*** Opening of Dataset records ***
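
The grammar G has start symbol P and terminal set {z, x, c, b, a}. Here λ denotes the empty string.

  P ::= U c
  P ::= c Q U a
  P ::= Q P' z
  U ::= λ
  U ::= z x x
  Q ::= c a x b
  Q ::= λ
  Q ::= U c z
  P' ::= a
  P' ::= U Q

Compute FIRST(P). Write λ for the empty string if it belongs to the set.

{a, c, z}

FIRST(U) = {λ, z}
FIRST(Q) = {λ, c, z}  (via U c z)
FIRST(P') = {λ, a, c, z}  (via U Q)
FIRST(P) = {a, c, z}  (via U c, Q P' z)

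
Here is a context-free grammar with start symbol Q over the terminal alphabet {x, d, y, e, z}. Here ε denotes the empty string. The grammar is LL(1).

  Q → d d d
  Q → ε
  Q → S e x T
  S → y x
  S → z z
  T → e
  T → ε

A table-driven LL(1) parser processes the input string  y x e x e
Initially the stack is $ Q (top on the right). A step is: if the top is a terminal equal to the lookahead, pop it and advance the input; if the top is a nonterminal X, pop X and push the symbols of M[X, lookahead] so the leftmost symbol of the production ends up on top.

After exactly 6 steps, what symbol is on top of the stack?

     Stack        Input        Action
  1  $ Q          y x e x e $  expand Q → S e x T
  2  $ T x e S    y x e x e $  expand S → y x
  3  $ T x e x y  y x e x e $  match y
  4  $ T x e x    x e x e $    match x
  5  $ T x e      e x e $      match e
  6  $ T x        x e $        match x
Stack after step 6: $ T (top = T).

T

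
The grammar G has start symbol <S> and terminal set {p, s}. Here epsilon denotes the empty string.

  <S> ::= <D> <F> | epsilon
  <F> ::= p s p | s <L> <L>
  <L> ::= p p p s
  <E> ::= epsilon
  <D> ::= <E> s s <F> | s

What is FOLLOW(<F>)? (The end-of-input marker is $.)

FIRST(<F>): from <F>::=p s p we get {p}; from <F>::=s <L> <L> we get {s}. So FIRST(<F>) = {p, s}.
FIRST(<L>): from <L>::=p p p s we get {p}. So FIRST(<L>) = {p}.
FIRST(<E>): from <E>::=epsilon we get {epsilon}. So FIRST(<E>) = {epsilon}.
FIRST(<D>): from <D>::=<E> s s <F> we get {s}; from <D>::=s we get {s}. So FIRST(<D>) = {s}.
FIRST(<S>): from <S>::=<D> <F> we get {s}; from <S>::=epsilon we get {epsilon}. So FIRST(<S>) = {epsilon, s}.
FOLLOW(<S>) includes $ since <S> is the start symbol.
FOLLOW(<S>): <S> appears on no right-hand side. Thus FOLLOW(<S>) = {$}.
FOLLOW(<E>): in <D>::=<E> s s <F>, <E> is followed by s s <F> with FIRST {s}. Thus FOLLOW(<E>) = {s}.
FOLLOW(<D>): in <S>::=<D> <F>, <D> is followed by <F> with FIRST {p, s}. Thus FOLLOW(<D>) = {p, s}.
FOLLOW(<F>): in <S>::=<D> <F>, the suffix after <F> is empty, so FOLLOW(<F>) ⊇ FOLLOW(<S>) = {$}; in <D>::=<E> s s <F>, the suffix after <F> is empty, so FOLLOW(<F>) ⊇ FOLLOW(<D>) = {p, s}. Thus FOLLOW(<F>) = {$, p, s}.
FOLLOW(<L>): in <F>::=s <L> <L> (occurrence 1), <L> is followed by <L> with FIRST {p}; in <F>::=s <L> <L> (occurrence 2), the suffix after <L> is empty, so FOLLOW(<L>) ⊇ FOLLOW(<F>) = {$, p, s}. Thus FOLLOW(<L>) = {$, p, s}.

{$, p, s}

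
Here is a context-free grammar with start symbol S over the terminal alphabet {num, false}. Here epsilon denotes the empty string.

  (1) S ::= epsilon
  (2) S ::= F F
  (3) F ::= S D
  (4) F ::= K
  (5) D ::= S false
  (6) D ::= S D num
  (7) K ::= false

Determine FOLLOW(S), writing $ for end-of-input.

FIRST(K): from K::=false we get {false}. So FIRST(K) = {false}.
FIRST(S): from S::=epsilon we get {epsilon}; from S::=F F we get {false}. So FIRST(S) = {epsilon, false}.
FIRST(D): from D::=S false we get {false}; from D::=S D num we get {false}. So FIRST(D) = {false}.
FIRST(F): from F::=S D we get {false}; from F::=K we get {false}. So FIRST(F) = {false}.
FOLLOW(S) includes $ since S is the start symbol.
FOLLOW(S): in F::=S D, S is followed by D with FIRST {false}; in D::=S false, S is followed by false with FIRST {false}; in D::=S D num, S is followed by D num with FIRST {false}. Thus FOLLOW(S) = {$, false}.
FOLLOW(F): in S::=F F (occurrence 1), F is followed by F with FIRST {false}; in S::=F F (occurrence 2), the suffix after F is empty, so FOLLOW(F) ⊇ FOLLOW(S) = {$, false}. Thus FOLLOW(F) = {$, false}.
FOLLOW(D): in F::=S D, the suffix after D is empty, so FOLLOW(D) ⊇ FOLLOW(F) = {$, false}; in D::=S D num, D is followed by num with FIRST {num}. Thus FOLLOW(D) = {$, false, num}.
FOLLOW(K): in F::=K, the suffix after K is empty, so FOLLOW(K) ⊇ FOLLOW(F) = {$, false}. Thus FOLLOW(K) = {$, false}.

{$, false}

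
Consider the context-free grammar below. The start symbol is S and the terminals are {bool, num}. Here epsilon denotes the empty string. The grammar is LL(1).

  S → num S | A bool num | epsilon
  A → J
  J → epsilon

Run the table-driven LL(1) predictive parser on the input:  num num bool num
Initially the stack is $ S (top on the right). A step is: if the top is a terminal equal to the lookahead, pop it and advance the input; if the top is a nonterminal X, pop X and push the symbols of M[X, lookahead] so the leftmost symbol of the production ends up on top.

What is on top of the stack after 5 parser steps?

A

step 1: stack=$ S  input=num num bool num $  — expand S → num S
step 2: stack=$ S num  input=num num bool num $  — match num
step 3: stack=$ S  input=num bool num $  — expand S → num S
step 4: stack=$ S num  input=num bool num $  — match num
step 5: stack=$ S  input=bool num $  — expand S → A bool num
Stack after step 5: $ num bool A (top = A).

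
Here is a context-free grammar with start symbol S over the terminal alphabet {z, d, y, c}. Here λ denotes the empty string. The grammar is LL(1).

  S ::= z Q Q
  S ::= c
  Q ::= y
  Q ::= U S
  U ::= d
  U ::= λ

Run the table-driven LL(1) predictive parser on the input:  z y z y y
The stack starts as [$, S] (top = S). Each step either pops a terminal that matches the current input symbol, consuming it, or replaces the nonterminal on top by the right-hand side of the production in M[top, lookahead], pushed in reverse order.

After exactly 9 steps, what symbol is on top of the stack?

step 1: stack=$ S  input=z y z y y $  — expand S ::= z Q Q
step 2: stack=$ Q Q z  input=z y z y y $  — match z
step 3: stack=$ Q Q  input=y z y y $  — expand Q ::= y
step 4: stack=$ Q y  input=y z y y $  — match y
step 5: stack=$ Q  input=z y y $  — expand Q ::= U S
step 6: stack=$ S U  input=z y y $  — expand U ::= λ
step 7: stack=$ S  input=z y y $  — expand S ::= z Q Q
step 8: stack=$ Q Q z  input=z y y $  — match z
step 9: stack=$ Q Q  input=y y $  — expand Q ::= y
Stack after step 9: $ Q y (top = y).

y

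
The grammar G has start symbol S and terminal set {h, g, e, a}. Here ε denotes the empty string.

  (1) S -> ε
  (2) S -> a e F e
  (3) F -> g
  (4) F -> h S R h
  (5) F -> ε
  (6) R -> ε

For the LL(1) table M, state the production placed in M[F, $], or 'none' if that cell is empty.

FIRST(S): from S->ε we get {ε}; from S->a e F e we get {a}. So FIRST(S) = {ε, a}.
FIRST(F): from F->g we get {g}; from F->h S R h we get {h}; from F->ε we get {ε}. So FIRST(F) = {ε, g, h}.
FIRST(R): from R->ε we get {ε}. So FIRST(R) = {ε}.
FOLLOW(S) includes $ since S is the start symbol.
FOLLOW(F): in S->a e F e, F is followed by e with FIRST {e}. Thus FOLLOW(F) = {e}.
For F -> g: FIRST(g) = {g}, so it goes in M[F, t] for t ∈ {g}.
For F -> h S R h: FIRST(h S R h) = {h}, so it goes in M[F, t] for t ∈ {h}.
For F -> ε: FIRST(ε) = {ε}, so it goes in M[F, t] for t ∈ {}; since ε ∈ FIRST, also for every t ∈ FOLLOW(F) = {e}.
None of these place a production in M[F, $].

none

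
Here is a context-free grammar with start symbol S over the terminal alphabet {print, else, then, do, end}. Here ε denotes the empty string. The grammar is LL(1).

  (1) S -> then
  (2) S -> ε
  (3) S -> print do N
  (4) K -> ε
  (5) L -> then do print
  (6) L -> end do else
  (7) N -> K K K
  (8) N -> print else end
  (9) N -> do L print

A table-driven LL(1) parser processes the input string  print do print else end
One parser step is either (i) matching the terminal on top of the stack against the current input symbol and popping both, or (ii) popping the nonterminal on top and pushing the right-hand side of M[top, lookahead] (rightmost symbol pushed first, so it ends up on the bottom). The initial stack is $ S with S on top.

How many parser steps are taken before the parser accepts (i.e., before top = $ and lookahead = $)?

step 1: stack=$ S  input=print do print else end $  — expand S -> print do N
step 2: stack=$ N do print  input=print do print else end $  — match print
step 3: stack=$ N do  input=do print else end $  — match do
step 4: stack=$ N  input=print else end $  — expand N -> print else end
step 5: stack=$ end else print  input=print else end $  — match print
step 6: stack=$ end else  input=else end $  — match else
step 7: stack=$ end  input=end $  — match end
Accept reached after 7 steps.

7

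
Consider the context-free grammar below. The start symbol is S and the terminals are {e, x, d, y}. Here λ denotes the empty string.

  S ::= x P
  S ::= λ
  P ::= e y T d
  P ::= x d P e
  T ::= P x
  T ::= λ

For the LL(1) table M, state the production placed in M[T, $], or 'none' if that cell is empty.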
*** Close of Dataset records ***
**Try it:** Only the lines above from the one with "Q ::= c a x b" through the one with "<D> ::= <E> s s <F> | s" should be duplicated, character for character.

**Output for this task:**
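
  Q ::= c a x b
  Q ::= λ
  Q ::= U c z
  P' ::= a
  P' ::= U Q

Compute FIRST(P). Write λ for the empty string if it belongs to the set.

{a, c, z}

FIRST(U) = {λ, z}
FIRST(Q) = {λ, c, z}  (via U c z)
FIRST(P') = {λ, a, c, z}  (via U Q)
FIRST(P) = {a, c, z}  (via U c, Q P' z)

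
Here is a context-free grammar with start symbol Q over the terminal alphabet {x, d, y, e, z}. Here ε denotes the empty string. The grammar is LL(1).

  Q → d d d
  Q → ε
  Q → S e x T
  S → y x
  S → z z
  T → e
  T → ε

A table-driven LL(1) parser processes the input string  y x e x e
Initially the stack is $ Q (top on the right). A step is: if the top is a terminal equal to the lookahead, pop it and advance the input; if the top is a nonterminal X, pop X and push the symbols of M[X, lookahead] so the leftmost symbol of the production ends up on top.

After exactly 6 steps, what symbol is on top of the stack?

     Stack        Input        Action
  1  $ Q          y x e x e $  expand Q → S e x T
  2  $ T x e S    y x e x e $  expand S → y x
  3  $ T x e x y  y x e x e $  match y
  4  $ T x e x    x e x e $    match x
  5  $ T x e      e x e $      match e
  6  $ T x        x e $        match x
Stack after step 6: $ T (top = T).

T

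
The grammar G has start symbol <S> and terminal set {p, s}. Here epsilon denotes the empty string.

  <S> ::= <D> <F> | epsilon
  <F> ::= p s p | s <L> <L>
  <L> ::= p p p s
  <E> ::= epsilon
  <D> ::= <E> s s <F> | s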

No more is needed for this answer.